> **WHAT YOU ARE ASKED TO DO**: Extract every line from the records below that contains the word "which".

> **RECORD EXTRACTS**:
·····
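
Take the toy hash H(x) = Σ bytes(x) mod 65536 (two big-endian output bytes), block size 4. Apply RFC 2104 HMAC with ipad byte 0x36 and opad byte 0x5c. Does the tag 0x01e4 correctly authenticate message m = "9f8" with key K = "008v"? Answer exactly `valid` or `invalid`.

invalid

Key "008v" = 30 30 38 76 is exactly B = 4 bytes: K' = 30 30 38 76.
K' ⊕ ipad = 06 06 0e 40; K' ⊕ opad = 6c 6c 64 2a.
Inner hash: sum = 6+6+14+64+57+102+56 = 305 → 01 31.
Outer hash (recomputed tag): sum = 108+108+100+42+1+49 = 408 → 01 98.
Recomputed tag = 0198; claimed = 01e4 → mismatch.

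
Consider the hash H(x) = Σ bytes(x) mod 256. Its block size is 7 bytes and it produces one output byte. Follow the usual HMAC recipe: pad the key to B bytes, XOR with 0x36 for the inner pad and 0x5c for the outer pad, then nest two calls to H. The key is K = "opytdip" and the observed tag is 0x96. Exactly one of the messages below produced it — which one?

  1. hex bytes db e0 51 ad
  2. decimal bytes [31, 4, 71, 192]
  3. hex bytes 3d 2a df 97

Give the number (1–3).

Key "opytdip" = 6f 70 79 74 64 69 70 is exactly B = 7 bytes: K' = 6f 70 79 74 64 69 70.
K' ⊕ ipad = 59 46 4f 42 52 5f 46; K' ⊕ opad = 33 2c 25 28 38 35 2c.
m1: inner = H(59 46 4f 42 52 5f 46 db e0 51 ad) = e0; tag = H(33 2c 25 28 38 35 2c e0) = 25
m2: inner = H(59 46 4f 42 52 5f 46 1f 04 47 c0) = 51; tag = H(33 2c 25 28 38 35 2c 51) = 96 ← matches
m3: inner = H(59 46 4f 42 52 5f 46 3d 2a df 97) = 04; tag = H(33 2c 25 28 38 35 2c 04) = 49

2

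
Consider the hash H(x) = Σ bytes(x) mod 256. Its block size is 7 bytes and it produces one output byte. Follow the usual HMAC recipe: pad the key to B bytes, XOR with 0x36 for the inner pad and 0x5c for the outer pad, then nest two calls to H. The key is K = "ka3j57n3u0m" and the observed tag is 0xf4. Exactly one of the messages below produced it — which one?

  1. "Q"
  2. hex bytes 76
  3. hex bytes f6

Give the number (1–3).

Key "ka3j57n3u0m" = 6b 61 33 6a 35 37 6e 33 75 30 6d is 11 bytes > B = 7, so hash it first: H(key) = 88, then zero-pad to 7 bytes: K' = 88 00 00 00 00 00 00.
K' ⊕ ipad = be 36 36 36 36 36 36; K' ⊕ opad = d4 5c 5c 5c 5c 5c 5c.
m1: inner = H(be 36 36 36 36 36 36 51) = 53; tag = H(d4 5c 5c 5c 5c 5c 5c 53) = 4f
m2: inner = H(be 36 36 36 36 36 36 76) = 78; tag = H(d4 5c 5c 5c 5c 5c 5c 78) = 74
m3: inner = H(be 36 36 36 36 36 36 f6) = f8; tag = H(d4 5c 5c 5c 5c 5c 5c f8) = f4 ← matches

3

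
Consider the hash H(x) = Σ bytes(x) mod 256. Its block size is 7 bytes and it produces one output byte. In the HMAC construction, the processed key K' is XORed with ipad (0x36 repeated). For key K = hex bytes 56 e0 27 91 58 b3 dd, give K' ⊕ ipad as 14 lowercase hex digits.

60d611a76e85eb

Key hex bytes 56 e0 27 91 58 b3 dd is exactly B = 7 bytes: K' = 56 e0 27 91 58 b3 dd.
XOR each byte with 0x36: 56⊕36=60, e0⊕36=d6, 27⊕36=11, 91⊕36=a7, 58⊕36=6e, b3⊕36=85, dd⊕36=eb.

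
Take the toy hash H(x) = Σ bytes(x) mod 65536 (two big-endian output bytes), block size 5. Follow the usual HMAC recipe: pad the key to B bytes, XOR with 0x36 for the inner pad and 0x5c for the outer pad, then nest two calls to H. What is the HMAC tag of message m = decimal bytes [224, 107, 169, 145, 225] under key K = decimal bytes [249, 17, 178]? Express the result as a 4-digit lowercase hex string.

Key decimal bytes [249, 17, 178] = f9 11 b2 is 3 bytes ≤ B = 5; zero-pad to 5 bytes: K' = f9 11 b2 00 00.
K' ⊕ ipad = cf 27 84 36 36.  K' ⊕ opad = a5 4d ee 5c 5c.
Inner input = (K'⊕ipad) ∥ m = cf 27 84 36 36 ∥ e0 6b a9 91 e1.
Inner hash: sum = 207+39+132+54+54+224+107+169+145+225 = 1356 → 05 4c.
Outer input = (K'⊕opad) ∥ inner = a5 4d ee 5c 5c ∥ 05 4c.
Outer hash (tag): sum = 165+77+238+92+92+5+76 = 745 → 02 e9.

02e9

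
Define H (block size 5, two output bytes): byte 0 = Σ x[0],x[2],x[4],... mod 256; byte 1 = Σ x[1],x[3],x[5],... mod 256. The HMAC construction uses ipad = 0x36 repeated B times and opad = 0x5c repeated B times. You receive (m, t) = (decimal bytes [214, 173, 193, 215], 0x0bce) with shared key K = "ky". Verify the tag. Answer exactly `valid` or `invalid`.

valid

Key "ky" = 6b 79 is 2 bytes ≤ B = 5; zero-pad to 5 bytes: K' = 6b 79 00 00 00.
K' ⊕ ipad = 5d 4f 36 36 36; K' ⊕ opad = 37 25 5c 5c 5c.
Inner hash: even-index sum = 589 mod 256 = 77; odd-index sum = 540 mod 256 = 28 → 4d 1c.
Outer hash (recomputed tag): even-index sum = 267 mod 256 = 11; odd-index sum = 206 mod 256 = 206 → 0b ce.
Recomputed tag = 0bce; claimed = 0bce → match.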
·····
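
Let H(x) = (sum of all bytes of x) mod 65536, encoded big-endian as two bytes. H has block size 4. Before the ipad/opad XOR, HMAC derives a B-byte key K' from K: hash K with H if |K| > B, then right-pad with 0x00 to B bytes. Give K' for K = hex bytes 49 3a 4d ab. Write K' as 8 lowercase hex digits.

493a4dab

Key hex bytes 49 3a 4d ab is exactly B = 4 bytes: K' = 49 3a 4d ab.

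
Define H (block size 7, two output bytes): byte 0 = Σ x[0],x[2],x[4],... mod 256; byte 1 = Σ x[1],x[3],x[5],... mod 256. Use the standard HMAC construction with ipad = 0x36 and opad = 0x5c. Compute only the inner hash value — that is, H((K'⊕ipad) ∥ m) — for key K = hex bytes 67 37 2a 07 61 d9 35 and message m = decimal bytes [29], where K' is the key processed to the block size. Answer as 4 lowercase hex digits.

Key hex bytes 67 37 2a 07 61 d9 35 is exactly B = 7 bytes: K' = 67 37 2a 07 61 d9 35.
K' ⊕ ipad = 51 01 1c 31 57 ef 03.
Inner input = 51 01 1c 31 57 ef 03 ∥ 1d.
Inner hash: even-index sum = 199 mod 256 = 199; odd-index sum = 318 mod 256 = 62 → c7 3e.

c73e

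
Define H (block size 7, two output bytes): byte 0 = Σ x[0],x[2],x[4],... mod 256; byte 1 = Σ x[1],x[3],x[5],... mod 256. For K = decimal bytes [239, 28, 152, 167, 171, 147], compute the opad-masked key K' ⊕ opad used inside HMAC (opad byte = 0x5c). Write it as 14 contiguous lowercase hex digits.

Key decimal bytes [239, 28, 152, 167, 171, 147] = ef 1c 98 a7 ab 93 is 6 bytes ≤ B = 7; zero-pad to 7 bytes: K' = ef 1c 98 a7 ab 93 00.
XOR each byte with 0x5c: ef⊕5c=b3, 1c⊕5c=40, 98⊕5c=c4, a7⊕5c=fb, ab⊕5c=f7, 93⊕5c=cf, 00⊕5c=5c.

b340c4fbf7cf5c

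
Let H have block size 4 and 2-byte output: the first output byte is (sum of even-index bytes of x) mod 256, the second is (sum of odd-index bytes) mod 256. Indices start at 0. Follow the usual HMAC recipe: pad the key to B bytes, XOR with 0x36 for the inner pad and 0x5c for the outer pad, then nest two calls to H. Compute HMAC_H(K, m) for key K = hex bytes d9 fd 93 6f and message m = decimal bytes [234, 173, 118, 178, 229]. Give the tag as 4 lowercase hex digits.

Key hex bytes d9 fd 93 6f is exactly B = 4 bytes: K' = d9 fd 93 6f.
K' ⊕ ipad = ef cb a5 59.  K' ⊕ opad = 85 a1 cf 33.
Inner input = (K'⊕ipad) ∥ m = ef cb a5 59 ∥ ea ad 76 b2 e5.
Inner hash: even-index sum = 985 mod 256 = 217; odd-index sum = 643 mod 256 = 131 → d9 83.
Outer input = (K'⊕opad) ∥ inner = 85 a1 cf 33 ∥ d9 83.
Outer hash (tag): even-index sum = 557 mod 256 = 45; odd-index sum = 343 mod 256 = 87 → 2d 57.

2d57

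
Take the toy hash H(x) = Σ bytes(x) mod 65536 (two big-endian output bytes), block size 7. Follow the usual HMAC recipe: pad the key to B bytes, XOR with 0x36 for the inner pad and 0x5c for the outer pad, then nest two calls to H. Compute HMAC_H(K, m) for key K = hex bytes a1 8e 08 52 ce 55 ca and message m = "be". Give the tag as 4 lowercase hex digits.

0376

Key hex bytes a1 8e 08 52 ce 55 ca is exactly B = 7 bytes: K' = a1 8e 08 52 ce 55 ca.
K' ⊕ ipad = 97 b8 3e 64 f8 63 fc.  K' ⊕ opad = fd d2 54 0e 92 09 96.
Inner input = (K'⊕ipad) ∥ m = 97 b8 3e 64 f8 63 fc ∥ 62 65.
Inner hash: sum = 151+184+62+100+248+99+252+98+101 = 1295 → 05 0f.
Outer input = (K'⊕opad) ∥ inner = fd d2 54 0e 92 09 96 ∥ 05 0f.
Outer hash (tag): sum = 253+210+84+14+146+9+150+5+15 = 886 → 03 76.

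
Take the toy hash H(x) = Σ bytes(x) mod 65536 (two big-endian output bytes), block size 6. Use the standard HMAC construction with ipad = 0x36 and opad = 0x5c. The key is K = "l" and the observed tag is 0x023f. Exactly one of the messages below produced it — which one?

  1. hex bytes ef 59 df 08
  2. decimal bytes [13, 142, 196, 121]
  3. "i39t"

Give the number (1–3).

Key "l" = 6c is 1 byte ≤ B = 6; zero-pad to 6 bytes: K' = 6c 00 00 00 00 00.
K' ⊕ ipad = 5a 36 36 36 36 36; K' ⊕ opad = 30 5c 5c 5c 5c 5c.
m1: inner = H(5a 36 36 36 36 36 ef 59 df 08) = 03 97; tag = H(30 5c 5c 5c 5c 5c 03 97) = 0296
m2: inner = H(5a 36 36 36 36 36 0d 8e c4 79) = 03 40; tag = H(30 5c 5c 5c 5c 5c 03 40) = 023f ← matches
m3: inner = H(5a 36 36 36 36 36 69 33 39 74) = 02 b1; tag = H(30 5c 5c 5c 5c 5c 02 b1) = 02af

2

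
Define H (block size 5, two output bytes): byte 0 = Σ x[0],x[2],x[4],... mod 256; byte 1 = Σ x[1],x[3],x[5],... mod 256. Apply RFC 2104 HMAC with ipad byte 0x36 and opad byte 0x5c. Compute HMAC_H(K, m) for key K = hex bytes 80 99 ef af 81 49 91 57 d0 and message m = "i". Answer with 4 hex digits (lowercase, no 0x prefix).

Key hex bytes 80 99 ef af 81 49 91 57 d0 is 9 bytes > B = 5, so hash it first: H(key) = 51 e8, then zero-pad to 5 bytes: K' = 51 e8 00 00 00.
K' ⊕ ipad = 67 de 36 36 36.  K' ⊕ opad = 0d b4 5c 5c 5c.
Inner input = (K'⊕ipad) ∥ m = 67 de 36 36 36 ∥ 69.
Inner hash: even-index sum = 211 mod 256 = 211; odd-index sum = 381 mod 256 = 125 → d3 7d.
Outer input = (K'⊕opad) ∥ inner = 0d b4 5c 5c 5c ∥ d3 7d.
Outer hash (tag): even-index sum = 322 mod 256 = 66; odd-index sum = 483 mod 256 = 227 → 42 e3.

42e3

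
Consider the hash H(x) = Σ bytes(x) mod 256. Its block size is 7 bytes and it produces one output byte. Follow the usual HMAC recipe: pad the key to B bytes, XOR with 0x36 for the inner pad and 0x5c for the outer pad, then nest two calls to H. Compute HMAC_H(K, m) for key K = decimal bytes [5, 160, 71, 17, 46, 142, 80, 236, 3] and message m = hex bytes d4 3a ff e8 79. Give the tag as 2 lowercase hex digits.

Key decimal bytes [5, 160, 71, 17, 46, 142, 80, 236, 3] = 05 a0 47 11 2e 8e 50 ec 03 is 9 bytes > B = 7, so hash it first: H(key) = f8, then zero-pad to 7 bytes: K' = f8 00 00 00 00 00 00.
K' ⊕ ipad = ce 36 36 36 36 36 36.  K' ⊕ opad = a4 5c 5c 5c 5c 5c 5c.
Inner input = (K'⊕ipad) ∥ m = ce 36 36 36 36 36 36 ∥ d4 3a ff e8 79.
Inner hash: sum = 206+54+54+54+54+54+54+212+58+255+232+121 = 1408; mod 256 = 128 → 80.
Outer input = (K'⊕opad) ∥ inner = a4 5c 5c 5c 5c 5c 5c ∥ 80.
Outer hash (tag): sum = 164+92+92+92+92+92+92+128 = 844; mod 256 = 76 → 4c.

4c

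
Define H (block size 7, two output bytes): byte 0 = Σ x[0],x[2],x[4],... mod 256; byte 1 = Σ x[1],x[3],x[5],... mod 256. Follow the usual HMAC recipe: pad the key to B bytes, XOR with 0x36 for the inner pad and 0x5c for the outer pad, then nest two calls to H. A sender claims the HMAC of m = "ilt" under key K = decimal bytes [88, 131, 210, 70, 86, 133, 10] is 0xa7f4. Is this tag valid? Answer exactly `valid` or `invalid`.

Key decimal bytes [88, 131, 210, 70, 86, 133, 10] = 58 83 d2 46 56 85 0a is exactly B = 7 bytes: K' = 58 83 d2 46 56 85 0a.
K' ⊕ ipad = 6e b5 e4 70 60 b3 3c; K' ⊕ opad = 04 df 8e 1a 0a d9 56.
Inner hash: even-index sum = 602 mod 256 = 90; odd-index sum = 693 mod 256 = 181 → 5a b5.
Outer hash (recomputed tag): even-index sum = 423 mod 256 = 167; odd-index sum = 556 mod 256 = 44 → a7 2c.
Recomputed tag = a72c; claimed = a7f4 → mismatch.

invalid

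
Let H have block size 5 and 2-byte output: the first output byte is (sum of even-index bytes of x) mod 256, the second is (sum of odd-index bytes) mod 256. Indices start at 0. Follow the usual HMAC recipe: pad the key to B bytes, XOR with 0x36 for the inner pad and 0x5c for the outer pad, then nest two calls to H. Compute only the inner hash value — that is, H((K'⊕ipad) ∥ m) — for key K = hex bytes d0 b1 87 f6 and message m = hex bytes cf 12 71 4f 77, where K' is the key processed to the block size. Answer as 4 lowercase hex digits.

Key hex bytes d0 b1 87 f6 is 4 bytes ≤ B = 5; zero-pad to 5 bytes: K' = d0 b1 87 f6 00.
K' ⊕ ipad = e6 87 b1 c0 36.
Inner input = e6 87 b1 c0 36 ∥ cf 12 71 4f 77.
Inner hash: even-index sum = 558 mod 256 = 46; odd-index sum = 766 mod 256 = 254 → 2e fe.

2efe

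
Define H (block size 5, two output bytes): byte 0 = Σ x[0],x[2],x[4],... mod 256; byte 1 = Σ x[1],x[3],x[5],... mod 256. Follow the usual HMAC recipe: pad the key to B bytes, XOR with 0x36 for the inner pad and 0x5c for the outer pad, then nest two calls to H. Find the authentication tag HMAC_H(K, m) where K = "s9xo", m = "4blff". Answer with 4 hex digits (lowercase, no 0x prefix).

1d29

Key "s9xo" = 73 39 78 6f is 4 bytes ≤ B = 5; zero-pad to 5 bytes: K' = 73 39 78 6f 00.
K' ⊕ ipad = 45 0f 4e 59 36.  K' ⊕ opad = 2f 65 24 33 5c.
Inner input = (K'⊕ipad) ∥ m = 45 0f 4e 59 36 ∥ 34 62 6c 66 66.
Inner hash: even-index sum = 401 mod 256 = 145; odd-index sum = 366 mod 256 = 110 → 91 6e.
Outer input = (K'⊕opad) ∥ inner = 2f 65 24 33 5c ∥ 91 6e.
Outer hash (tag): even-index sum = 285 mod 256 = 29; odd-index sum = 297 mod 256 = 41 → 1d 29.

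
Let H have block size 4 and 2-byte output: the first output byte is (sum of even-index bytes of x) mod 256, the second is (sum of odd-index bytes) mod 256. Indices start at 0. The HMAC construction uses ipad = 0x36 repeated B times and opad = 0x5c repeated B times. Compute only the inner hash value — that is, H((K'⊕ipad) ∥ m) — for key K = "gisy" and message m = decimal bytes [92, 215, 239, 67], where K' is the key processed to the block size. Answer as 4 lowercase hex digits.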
·····
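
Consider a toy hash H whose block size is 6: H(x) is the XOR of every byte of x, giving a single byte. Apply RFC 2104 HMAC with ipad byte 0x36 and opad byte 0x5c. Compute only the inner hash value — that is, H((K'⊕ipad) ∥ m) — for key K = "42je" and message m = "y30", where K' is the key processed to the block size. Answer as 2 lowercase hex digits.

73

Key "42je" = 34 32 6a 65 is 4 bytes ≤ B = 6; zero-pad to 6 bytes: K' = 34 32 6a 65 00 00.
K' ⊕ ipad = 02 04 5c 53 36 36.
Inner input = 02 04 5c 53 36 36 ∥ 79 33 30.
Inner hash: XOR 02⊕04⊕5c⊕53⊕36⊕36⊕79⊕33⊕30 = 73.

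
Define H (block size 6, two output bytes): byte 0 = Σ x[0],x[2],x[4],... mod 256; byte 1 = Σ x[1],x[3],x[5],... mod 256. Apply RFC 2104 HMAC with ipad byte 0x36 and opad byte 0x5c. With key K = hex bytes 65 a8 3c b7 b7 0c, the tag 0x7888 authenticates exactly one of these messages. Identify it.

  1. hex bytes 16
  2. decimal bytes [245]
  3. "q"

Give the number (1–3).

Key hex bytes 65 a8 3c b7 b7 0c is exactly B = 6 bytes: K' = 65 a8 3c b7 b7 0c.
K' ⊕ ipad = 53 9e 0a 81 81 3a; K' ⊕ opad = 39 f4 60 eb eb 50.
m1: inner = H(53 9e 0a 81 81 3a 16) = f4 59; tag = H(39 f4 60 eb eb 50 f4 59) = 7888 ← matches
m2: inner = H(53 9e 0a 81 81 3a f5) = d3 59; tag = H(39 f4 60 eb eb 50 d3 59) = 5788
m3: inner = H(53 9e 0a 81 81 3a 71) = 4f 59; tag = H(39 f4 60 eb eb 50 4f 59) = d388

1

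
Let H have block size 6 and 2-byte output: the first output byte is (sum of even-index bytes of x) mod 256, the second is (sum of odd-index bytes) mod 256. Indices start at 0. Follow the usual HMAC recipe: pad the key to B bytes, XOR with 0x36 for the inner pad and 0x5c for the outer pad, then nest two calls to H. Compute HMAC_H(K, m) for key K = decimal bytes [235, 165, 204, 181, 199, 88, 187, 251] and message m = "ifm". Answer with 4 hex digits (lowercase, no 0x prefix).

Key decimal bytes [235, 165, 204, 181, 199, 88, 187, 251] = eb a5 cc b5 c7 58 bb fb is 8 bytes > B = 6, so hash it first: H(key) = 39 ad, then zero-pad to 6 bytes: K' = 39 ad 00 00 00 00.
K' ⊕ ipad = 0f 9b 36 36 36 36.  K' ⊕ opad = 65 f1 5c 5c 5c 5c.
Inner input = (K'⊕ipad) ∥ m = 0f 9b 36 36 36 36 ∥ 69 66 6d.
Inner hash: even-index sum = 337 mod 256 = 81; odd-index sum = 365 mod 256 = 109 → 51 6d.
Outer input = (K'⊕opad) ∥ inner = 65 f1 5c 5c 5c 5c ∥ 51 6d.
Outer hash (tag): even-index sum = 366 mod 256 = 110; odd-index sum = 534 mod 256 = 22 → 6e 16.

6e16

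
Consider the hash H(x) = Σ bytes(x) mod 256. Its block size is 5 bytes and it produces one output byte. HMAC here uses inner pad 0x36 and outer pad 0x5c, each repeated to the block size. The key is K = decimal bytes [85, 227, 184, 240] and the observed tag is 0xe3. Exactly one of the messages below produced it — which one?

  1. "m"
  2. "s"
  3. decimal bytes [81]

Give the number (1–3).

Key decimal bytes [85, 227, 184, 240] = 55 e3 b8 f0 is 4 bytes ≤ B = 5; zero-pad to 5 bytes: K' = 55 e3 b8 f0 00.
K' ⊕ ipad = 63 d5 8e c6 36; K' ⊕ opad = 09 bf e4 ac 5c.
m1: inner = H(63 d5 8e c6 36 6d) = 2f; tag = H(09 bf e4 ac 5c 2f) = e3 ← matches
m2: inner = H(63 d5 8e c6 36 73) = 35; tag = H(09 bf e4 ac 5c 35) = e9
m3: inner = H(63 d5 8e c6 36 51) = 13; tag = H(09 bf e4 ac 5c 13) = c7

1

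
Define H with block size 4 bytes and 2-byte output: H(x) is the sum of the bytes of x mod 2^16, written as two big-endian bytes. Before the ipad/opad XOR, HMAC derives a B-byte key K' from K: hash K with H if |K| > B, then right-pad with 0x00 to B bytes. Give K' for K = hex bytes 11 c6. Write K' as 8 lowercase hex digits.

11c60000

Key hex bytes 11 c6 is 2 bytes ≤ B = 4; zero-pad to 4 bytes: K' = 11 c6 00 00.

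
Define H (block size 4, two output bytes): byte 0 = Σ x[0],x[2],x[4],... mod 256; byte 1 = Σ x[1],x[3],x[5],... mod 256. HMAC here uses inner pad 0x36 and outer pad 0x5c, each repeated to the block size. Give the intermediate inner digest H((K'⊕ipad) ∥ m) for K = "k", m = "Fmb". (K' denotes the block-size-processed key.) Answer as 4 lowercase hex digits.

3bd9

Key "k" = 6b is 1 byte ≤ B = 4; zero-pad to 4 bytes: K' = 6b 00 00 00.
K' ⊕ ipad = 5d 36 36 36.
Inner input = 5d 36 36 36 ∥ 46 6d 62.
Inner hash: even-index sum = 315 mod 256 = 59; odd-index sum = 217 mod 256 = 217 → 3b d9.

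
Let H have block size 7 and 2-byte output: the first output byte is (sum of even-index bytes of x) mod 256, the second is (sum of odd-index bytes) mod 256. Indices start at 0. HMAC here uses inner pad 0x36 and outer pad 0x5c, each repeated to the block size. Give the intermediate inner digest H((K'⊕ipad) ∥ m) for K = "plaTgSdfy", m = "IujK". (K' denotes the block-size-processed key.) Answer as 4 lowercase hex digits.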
·····
> **SOLVED EXERCISE**:
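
Consider the hash H(x) = Σ bytes(x) mod 256. Its block size is 7 bytes and it produces one output byte. Follow the usual HMAC recipe: pad the key to B bytes, XOR with 0x36 for the inner pad and 0x5c for the outer pad, then nest two calls to H. The key is K = "opytdip" and the observed tag is 0x96. Exactly one of the messages below produced it — which one?
Consider the hash H(x) = Σ bytes(x) mod 256. Its block size is 7 bytes and it produces one output byte. Follow the usual HMAC recipe: pad the key to B bytes, XOR with 0x36 for the inner pad and 0x5c for the outer pad, then nest two calls to H. The key is K = "ka3j57n3u0m" and the observed tag is 0xf4. Exactly one of the messages below produced it — which one?
Take the toy hash H(x) = Σ bytes(x) mod 65536 (two big-endian output bytes), block size 6. Use the standard HMAC construction with ipad = 0x36 and opad = 0x5c. The key is K = "l" and the observed tag is 0x023f. Exactly one of the messages below produced it — which one?
Consider the hash H(x) = Σ bytes(x) mod 256. Its block size is 5 bytes and it produces one output byte. HMAC here uses inner pad 0x36 and outer pad 0x5c, each repeated to the block size. The key is K = decimal bytes [85, 227, 184, 240] and the observed tag is 0xe3. Exactly one of the messages below produced it — which one?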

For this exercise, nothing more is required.